■ Extracted records
★ ★ ★ ★

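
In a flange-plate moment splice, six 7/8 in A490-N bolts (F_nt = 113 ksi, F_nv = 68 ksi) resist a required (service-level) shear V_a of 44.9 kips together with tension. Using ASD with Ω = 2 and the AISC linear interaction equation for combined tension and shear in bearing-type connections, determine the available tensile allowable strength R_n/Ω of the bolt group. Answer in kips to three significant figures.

190 kips

A_b = π·0.875²/4 = 0.6013 in²; f_rv = 44.9 / (6 × 0.6013) = 12.44 ksi.
F'_nt = 1.3 F_nt − (Ω F_nt / F_nv) f_rv = 1.3·113 − (2·113/68)·12.44 = 105.5 ksi, capped at F_nt → F'_nt = 105.5 ksi.
R_n = F'_nt · A_b · n = 105.5 × 0.6013 × 6 = 380.8 kips.
Allowable strength R_n/Ω = 380.8 / 2 = 190 kips.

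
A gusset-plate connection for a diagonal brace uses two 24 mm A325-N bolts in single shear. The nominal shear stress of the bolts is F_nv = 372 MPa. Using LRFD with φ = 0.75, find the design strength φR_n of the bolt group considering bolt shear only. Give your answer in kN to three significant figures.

252 kN

A_b = π × 24² / 4 = 452.4 mm².
R_n = F_nv · A_b · n · n_s = 372 × 452.4 × 2 × 1 / 1000 = 336.6 kN.
Design strength φR_n = 0.75 × 336.6 = 252 kN.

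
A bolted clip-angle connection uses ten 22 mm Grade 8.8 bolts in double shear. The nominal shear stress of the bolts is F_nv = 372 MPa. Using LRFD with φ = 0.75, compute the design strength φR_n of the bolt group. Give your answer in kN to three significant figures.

A_b = π × 22² / 4 = 380.1 mm².
R_n = F_nv · A_b · n · n_s = 372 × 380.1 × 10 × 2 / 1000 = 2828 kN.
Design strength φR_n = 0.75 × 2828 = 2120 kN.

2120 kN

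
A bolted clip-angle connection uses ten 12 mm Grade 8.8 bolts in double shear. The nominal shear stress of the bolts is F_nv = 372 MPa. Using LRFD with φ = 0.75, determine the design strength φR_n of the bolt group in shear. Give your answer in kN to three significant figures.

631 kN

A_b = π × 12² / 4 = 113.1 mm².
R_n = F_nv · A_b · n · n_s = 372 × 113.1 × 10 × 2 / 1000 = 841.4 kN.
Design strength φR_n = 0.75 × 841.4 = 631 kN.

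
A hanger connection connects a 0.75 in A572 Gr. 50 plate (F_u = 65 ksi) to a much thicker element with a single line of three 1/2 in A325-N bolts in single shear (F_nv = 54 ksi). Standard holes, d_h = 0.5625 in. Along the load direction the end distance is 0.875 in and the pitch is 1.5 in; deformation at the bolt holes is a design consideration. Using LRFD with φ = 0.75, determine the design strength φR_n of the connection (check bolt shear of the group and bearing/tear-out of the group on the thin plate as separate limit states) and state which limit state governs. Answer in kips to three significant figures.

23.9 kips (bolt shear governs)

Bolt shear: A_b = π·0.5²/4 = 0.1963 in²; R_n = 54 × 0.1963 × 3 × 1 = 31.81 kips → 0.75 × 31.81 = 23.9 kips.
Bearing (1.2 l_c t F_u ≤ 2.4 d t F_u): upper limit = 2.4·0.5·0.75·65 = 58.5 kips.
  Edge l_c = 0.875 − 0.5625/2 = 0.5938 → r_n = 34.73 kips; interior l_c = 1.5 − 0.5625 = 0.9375 → r_n = 54.84 kips.
  R_n,bearing = 1·34.73 + 2·54.84 = 144.4 kips → 0.75 × 144.4 = 108 kips.
Bolt shear governs: 23.9 kips.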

★ ★ ★ ★

■ Exercise aim
The required result is a verbatim copy of all the entries.

■ Written solution
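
In a flange-plate moment splice, six 7/8 in A490-N bolts (F_nt = 113 ksi, F_nv = 68 ksi) resist a required (service-level) shear V_a of 44.9 kips together with tension. Using ASD with Ω = 2 and the AISC linear interaction equation for combined tension and shear in bearing-type connections, determine the available tensile allowable strength R_n/Ω of the bolt group. Answer in kips to three significant figures.

190 kips

A_b = π·0.875²/4 = 0.6013 in²; f_rv = 44.9 / (6 × 0.6013) = 12.44 ksi.
F'_nt = 1.3 F_nt − (Ω F_nt / F_nv) f_rv = 1.3·113 − (2·113/68)·12.44 = 105.5 ksi, capped at F_nt → F'_nt = 105.5 ksi.
R_n = F'_nt · A_b · n = 105.5 × 0.6013 × 6 = 380.8 kips.
Allowable strength R_n/Ω = 380.8 / 2 = 190 kips.

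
A gusset-plate connection for a diagonal brace uses two 24 mm A325-N bolts in single shear. The nominal shear stress of the bolts is F_nv = 372 MPa. Using LRFD with φ = 0.75, find the design strength φR_n of the bolt group considering bolt shear only. Give your answer in kN to three significant figures.

252 kN

A_b = π × 24² / 4 = 452.4 mm².
R_n = F_nv · A_b · n · n_s = 372 × 452.4 × 2 × 1 / 1000 = 336.6 kN.
Design strength φR_n = 0.75 × 336.6 = 252 kN.

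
A bolted clip-angle connection uses ten 22 mm Grade 8.8 bolts in double shear. The nominal shear stress of the bolts is F_nv = 372 MPa. Using LRFD with φ = 0.75, compute the design strength φR_n of the bolt group. Give your answer in kN to three significant figures.

A_b = π × 22² / 4 = 380.1 mm².
R_n = F_nv · A_b · n · n_s = 372 × 380.1 × 10 × 2 / 1000 = 2828 kN.
Design strength φR_n = 0.75 × 2828 = 2120 kN.

2120 kN

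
A bolted clip-angle connection uses ten 12 mm Grade 8.8 bolts in double shear. The nominal shear stress of the bolts is F_nv = 372 MPa. Using LRFD with φ = 0.75, determine the design strength φR_n of the bolt group in shear. Give your answer in kN to three significant figures.

631 kN

A_b = π × 12² / 4 = 113.1 mm².
R_n = F_nv · A_b · n · n_s = 372 × 113.1 × 10 × 2 / 1000 = 841.4 kN.
Design strength φR_n = 0.75 × 841.4 = 631 kN.

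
A hanger connection connects a 0.75 in A572 Gr. 50 plate (F_u = 65 ksi) to a much thicker element with a single line of three 1/2 in A325-N bolts in single shear (F_nv = 54 ksi). Standard holes, d_h = 0.5625 in. Along the load direction the end distance is 0.875 in and the pitch is 1.5 in; deformation at the bolt holes is a design consideration. Using LRFD with φ = 0.75, determine the design strength φR_n of the connection (check bolt shear of the group and bearing/tear-out of the group on the thin plate as separate limit states) and state which limit state governs. Answer in kips to three significant figures.

23.9 kips (bolt shear governs)

Bolt shear: A_b = π·0.5²/4 = 0.1963 in²; R_n = 54 × 0.1963 × 3 × 1 = 31.81 kips → 0.75 × 31.81 = 23.9 kips.
Bearing (1.2 l_c t F_u ≤ 2.4 d t F_u): upper limit = 2.4·0.5·0.75·65 = 58.5 kips.
  Edge l_c = 0.875 − 0.5625/2 = 0.5938 → r_n = 34.73 kips; interior l_c = 1.5 − 0.5625 = 0.9375 → r_n = 54.84 kips.
  R_n,bearing = 1·34.73 + 2·54.84 = 144.4 kips → 0.75 × 144.4 = 108 kips.
Bolt shear governs: 23.9 kips.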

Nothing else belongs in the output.